▸ **WHAT THE TASK REQUIRES**:
Pick every line from the data below that contains the string "sqrt" and copy it.

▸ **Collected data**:
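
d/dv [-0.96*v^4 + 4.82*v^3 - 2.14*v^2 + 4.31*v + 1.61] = -3.84*v^3 + 14.46*v^2 - 4.28*v + 4.31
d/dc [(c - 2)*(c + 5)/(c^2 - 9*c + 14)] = -12/(c^2 - 14*c + 49)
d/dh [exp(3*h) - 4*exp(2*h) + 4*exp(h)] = (3*exp(2*h) - 8*exp(h) + 4)*exp(h)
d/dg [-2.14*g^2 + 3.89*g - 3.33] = 3.89 - 4.28*g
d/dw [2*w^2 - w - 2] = 4*w - 1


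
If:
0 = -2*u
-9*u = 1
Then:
No Solution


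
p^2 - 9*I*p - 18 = (p - 6*I)*(p - 3*I)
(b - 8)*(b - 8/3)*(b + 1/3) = b^3 - 31*b^2/3 + 160*b/9 + 64/9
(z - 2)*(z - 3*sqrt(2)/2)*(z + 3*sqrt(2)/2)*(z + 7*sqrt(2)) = z^4 - 2*z^3 + 7*sqrt(2)*z^3 - 14*sqrt(2)*z^2 - 9*z^2/2 - 63*sqrt(2)*z/2 + 9*z + 63*sqrt(2)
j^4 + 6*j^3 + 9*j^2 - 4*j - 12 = (j - 1)*(j + 2)^2*(j + 3)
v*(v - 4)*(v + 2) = v^3 - 2*v^2 - 8*v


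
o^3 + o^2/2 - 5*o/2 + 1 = (o - 1)*(o - 1/2)*(o + 2)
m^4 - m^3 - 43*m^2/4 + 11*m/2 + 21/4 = (m - 7/2)*(m - 1)*(m + 1/2)*(m + 3)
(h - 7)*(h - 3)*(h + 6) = h^3 - 4*h^2 - 39*h + 126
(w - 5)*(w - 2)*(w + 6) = w^3 - w^2 - 32*w + 60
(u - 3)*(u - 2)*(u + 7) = u^3 + 2*u^2 - 29*u + 42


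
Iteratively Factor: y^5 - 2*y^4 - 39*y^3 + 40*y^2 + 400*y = (y + 4)*(y^4 - 6*y^3 - 15*y^2 + 100*y) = (y - 5)*(y + 4)*(y^3 - y^2 - 20*y) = (y - 5)*(y + 4)^2*(y^2 - 5*y) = (y - 5)^2*(y + 4)^2*(y)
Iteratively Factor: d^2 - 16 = (d + 4)*(d - 4)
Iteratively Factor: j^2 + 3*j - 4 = (j + 4)*(j - 1)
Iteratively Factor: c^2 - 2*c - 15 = (c + 3)*(c - 5)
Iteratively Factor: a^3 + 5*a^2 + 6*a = (a + 3)*(a^2 + 2*a) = a*(a + 3)*(a + 2)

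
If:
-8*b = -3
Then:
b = 3/8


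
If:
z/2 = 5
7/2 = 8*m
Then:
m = 7/16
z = 10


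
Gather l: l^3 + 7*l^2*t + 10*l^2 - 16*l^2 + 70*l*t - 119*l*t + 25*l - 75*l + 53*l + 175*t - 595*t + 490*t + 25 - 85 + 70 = l^3 + l^2*(7*t - 6) + l*(3 - 49*t) + 70*t + 10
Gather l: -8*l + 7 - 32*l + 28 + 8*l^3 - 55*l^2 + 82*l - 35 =8*l^3 - 55*l^2 + 42*l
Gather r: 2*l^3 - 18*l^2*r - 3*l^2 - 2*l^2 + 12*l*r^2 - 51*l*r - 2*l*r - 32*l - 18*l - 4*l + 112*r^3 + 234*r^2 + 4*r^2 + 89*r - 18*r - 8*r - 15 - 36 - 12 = 2*l^3 - 5*l^2 - 54*l + 112*r^3 + r^2*(12*l + 238) + r*(-18*l^2 - 53*l + 63) - 63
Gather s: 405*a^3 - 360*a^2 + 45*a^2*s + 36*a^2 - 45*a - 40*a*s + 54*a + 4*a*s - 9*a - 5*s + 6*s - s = 405*a^3 - 324*a^2 + s*(45*a^2 - 36*a)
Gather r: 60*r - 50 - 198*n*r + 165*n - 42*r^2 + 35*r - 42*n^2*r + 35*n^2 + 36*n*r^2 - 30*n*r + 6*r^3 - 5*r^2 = 35*n^2 + 165*n + 6*r^3 + r^2*(36*n - 47) + r*(-42*n^2 - 228*n + 95) - 50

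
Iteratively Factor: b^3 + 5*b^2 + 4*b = (b + 1)*(b^2 + 4*b) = b*(b + 1)*(b + 4)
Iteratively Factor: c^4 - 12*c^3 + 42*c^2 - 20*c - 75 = (c + 1)*(c^3 - 13*c^2 + 55*c - 75) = (c - 3)*(c + 1)*(c^2 - 10*c + 25) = (c - 5)*(c - 3)*(c + 1)*(c - 5)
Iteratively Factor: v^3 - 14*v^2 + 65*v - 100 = (v - 5)*(v^2 - 9*v + 20) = (v - 5)^2*(v - 4)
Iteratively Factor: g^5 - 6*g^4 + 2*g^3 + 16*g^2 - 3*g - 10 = (g - 1)*(g^4 - 5*g^3 - 3*g^2 + 13*g + 10) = (g - 1)*(g + 1)*(g^3 - 6*g^2 + 3*g + 10) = (g - 5)*(g - 1)*(g + 1)*(g^2 - g - 2) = (g - 5)*(g - 2)*(g - 1)*(g + 1)*(g + 1)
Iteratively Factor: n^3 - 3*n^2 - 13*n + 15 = (n - 5)*(n^2 + 2*n - 3) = (n - 5)*(n - 1)*(n + 3)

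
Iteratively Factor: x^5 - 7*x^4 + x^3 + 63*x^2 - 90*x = (x - 2)*(x^4 - 5*x^3 - 9*x^2 + 45*x) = (x - 3)*(x - 2)*(x^3 - 2*x^2 - 15*x) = (x - 5)*(x - 3)*(x - 2)*(x^2 + 3*x) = x*(x - 5)*(x - 3)*(x - 2)*(x + 3)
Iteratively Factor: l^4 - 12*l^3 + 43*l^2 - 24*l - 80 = (l + 1)*(l^3 - 13*l^2 + 56*l - 80) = (l - 5)*(l + 1)*(l^2 - 8*l + 16) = (l - 5)*(l - 4)*(l + 1)*(l - 4)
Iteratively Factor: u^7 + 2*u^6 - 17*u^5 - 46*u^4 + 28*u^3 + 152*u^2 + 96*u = (u + 2)*(u^6 - 17*u^4 - 12*u^3 + 52*u^2 + 48*u) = u*(u + 2)*(u^5 - 17*u^3 - 12*u^2 + 52*u + 48) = u*(u - 2)*(u + 2)*(u^4 + 2*u^3 - 13*u^2 - 38*u - 24) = u*(u - 2)*(u + 2)^2*(u^3 - 13*u - 12) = u*(u - 4)*(u - 2)*(u + 2)^2*(u^2 + 4*u + 3) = u*(u - 4)*(u - 2)*(u + 2)^2*(u + 3)*(u + 1)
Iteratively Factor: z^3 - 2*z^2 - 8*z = (z + 2)*(z^2 - 4*z) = (z - 4)*(z + 2)*(z)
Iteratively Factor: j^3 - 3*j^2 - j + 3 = (j + 1)*(j^2 - 4*j + 3) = (j - 3)*(j + 1)*(j - 1)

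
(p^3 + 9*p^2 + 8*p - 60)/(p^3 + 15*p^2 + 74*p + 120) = (p - 2)/(p + 4)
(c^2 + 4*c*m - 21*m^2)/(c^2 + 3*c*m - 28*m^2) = (c - 3*m)/(c - 4*m)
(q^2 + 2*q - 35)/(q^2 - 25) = (q + 7)/(q + 5)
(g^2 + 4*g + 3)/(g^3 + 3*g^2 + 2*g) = (g + 3)/(g*(g + 2))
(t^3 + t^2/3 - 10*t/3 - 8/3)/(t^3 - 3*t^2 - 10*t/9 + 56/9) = 3*(t + 1)/(3*t - 7)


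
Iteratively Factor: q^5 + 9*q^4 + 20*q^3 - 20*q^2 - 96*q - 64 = (q + 4)*(q^4 + 5*q^3 - 20*q - 16) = (q - 2)*(q + 4)*(q^3 + 7*q^2 + 14*q + 8) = (q - 2)*(q + 4)^2*(q^2 + 3*q + 2) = (q - 2)*(q + 1)*(q + 4)^2*(q + 2)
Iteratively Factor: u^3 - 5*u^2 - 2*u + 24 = (u - 3)*(u^2 - 2*u - 8) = (u - 4)*(u - 3)*(u + 2)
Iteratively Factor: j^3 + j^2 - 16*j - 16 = (j + 4)*(j^2 - 3*j - 4) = (j + 1)*(j + 4)*(j - 4)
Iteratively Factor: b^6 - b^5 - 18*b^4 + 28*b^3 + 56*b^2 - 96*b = (b - 2)*(b^5 + b^4 - 16*b^3 - 4*b^2 + 48*b) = (b - 2)*(b + 2)*(b^4 - b^3 - 14*b^2 + 24*b) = b*(b - 2)*(b + 2)*(b^3 - b^2 - 14*b + 24) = b*(b - 3)*(b - 2)*(b + 2)*(b^2 + 2*b - 8) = b*(b - 3)*(b - 2)*(b + 2)*(b + 4)*(b - 2)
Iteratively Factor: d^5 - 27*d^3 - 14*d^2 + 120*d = (d - 2)*(d^4 + 2*d^3 - 23*d^2 - 60*d) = (d - 2)*(d + 4)*(d^3 - 2*d^2 - 15*d) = d*(d - 2)*(d + 4)*(d^2 - 2*d - 15) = d*(d - 2)*(d + 3)*(d + 4)*(d - 5)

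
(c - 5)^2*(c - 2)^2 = c^4 - 14*c^3 + 69*c^2 - 140*c + 100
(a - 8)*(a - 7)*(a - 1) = a^3 - 16*a^2 + 71*a - 56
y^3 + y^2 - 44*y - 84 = (y - 7)*(y + 2)*(y + 6)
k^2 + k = k*(k + 1)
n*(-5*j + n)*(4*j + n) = -20*j^2*n - j*n^2 + n^3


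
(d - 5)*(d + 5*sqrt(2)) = d^2 - 5*d + 5*sqrt(2)*d - 25*sqrt(2)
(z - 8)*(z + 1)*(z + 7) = z^3 - 57*z - 56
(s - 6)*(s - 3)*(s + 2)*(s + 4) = s^4 - 3*s^3 - 28*s^2 + 36*s + 144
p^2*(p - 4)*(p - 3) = p^4 - 7*p^3 + 12*p^2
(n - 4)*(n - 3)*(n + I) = n^3 - 7*n^2 + I*n^2 + 12*n - 7*I*n + 12*I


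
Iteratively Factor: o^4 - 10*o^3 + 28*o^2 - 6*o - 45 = (o - 3)*(o^3 - 7*o^2 + 7*o + 15) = (o - 3)*(o + 1)*(o^2 - 8*o + 15) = (o - 3)^2*(o + 1)*(o - 5)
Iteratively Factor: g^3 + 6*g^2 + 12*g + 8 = (g + 2)*(g^2 + 4*g + 4) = (g + 2)^2*(g + 2)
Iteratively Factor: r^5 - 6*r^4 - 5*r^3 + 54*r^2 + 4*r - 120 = (r - 5)*(r^4 - r^3 - 10*r^2 + 4*r + 24) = (r - 5)*(r - 2)*(r^3 + r^2 - 8*r - 12) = (r - 5)*(r - 2)*(r + 2)*(r^2 - r - 6) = (r - 5)*(r - 2)*(r + 2)^2*(r - 3)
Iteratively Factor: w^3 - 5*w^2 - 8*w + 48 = (w - 4)*(w^2 - w - 12) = (w - 4)*(w + 3)*(w - 4)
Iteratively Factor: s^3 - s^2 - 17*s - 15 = (s + 3)*(s^2 - 4*s - 5) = (s + 1)*(s + 3)*(s - 5)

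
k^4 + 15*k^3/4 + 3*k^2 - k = k*(k - 1/4)*(k + 2)^2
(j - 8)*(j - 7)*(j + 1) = j^3 - 14*j^2 + 41*j + 56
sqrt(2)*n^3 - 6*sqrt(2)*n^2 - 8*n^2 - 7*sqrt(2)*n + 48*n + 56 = (n - 7)*(n - 4*sqrt(2))*(sqrt(2)*n + sqrt(2))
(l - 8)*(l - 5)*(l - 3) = l^3 - 16*l^2 + 79*l - 120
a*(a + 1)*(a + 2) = a^3 + 3*a^2 + 2*a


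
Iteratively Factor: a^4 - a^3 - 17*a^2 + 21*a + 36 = (a + 1)*(a^3 - 2*a^2 - 15*a + 36) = (a + 1)*(a + 4)*(a^2 - 6*a + 9) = (a - 3)*(a + 1)*(a + 4)*(a - 3)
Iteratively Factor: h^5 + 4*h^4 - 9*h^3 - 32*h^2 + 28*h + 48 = (h + 3)*(h^4 + h^3 - 12*h^2 + 4*h + 16) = (h + 1)*(h + 3)*(h^3 - 12*h + 16) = (h - 2)*(h + 1)*(h + 3)*(h^2 + 2*h - 8) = (h - 2)^2*(h + 1)*(h + 3)*(h + 4)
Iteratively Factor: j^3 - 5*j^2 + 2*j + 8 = (j - 4)*(j^2 - j - 2) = (j - 4)*(j + 1)*(j - 2)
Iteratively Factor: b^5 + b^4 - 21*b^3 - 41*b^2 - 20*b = (b - 5)*(b^4 + 6*b^3 + 9*b^2 + 4*b) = (b - 5)*(b + 4)*(b^3 + 2*b^2 + b) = b*(b - 5)*(b + 4)*(b^2 + 2*b + 1) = b*(b - 5)*(b + 1)*(b + 4)*(b + 1)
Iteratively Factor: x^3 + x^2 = (x)*(x^2 + x) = x*(x + 1)*(x)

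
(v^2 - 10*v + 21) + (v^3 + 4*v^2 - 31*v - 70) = v^3 + 5*v^2 - 41*v - 49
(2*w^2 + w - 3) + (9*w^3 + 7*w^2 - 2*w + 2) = 9*w^3 + 9*w^2 - w - 1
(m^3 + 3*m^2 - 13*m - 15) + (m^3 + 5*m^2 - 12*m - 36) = 2*m^3 + 8*m^2 - 25*m - 51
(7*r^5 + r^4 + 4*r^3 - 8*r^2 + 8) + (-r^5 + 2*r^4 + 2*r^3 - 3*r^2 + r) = 6*r^5 + 3*r^4 + 6*r^3 - 11*r^2 + r + 8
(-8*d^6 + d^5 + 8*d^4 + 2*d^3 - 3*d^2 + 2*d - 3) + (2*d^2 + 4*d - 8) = -8*d^6 + d^5 + 8*d^4 + 2*d^3 - d^2 + 6*d - 11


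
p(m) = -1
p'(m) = 0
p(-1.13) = -1.00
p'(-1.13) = 0.00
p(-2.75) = -1.00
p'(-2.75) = 0.00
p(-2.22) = -1.00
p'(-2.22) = 0.00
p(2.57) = -1.00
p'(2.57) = 0.00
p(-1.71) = -1.00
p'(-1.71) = 0.00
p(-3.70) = -1.00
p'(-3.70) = 0.00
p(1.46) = -1.00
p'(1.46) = 0.00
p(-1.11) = -1.00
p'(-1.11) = 0.00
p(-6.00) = -1.00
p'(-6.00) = 0.00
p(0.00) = -1.00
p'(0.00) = 0.00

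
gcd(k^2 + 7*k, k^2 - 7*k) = k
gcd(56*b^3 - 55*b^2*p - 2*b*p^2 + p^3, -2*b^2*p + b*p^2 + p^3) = -b + p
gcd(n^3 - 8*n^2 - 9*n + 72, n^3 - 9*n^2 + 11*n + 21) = n - 3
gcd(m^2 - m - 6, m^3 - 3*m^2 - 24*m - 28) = m + 2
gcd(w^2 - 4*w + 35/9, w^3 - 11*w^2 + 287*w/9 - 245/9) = w^2 - 4*w + 35/9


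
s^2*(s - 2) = s^3 - 2*s^2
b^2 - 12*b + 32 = (b - 8)*(b - 4)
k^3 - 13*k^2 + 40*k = k*(k - 8)*(k - 5)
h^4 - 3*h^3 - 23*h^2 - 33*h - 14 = (h - 7)*(h + 1)^2*(h + 2)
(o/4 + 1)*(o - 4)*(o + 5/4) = o^3/4 + 5*o^2/16 - 4*o - 5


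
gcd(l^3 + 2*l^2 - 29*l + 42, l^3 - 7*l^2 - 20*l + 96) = l - 3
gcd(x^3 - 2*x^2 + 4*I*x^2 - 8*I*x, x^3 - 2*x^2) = x^2 - 2*x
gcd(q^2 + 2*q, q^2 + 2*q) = q^2 + 2*q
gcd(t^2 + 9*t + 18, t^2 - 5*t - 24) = t + 3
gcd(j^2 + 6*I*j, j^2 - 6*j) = j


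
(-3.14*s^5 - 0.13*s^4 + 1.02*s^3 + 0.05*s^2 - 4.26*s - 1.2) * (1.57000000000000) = -4.9298*s^5 - 0.2041*s^4 + 1.6014*s^3 + 0.0785*s^2 - 6.6882*s - 1.884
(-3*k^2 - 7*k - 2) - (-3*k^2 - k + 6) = -6*k - 8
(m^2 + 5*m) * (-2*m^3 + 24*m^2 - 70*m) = -2*m^5 + 14*m^4 + 50*m^3 - 350*m^2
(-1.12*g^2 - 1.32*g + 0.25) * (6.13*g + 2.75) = -6.8656*g^3 - 11.1716*g^2 - 2.0975*g + 0.6875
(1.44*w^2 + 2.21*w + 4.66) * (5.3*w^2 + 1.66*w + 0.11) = 7.632*w^4 + 14.1034*w^3 + 28.525*w^2 + 7.9787*w + 0.5126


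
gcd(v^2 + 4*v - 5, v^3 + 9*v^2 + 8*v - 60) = v + 5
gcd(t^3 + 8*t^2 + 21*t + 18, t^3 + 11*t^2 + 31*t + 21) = t + 3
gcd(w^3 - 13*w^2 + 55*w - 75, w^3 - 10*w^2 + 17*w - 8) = 1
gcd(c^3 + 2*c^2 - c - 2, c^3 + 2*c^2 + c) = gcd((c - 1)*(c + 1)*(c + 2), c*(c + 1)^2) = c + 1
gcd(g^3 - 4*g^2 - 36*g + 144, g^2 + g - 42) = g - 6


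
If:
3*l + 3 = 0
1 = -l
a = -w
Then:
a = -w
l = -1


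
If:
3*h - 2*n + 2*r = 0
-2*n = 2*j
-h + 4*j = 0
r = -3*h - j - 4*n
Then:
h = 0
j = 0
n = 0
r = 0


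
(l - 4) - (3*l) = -2*l - 4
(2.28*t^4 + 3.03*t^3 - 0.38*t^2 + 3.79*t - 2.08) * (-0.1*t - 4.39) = -0.228*t^5 - 10.3122*t^4 - 13.2637*t^3 + 1.2892*t^2 - 16.4301*t + 9.1312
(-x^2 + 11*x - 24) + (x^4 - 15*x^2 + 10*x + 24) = x^4 - 16*x^2 + 21*x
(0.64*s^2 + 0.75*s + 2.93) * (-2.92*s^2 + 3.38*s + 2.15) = -1.8688*s^4 - 0.0268000000000002*s^3 - 4.6446*s^2 + 11.5159*s + 6.2995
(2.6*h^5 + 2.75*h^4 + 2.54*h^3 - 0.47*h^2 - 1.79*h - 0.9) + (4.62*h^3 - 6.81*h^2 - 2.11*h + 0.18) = 2.6*h^5 + 2.75*h^4 + 7.16*h^3 - 7.28*h^2 - 3.9*h - 0.72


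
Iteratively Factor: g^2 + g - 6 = (g + 3)*(g - 2)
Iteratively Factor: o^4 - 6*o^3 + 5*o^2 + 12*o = (o)*(o^3 - 6*o^2 + 5*o + 12) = o*(o + 1)*(o^2 - 7*o + 12) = o*(o - 4)*(o + 1)*(o - 3)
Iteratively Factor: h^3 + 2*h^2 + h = (h + 1)*(h^2 + h) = (h + 1)^2*(h)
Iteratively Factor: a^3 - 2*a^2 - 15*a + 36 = (a - 3)*(a^2 + a - 12) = (a - 3)*(a + 4)*(a - 3)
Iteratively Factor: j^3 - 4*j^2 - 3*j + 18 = (j - 3)*(j^2 - j - 6) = (j - 3)^2*(j + 2)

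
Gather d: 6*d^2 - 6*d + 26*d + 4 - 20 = 6*d^2 + 20*d - 16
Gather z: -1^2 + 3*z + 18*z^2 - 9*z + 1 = 18*z^2 - 6*z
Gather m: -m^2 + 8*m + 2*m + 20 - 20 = -m^2 + 10*m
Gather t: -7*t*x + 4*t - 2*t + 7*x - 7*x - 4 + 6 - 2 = t*(2 - 7*x)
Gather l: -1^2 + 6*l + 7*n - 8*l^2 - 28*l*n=-8*l^2 + l*(6 - 28*n) + 7*n - 1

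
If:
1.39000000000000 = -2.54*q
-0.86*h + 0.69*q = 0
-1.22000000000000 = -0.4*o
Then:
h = -0.44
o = 3.05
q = -0.55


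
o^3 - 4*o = o*(o - 2)*(o + 2)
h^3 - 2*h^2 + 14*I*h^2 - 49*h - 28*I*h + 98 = (h - 2)*(h + 7*I)^2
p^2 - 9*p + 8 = (p - 8)*(p - 1)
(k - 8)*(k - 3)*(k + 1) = k^3 - 10*k^2 + 13*k + 24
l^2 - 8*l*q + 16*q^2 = (l - 4*q)^2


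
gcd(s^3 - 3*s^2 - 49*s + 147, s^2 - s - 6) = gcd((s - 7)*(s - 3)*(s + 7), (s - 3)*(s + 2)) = s - 3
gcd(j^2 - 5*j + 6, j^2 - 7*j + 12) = j - 3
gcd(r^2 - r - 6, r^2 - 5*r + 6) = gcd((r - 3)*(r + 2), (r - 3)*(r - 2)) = r - 3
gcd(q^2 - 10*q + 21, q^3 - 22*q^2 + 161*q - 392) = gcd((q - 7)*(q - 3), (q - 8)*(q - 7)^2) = q - 7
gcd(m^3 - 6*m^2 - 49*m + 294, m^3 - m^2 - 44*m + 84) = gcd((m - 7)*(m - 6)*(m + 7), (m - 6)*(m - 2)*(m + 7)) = m^2 + m - 42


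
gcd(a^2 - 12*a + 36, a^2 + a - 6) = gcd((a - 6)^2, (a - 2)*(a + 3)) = 1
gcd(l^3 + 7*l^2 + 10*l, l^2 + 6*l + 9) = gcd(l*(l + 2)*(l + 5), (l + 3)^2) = 1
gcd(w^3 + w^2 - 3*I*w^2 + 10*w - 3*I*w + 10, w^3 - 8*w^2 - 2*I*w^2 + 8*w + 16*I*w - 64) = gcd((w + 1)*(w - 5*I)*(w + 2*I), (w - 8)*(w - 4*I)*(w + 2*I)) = w + 2*I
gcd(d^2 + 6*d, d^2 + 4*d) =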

▸ **YOUR SOLUTION**:
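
(z - 2)*(z - 3*sqrt(2)/2)*(z + 3*sqrt(2)/2)*(z + 7*sqrt(2)) = z^4 - 2*z^3 + 7*sqrt(2)*z^3 - 14*sqrt(2)*z^2 - 9*z^2/2 - 63*sqrt(2)*z/2 + 9*z + 63*sqrt(2)
(d - 5)*(d + 5*sqrt(2)) = d^2 - 5*d + 5*sqrt(2)*d - 25*sqrt(2)
sqrt(2)*n^3 - 6*sqrt(2)*n^2 - 8*n^2 - 7*sqrt(2)*n + 48*n + 56 = (n - 7)*(n - 4*sqrt(2))*(sqrt(2)*n + sqrt(2))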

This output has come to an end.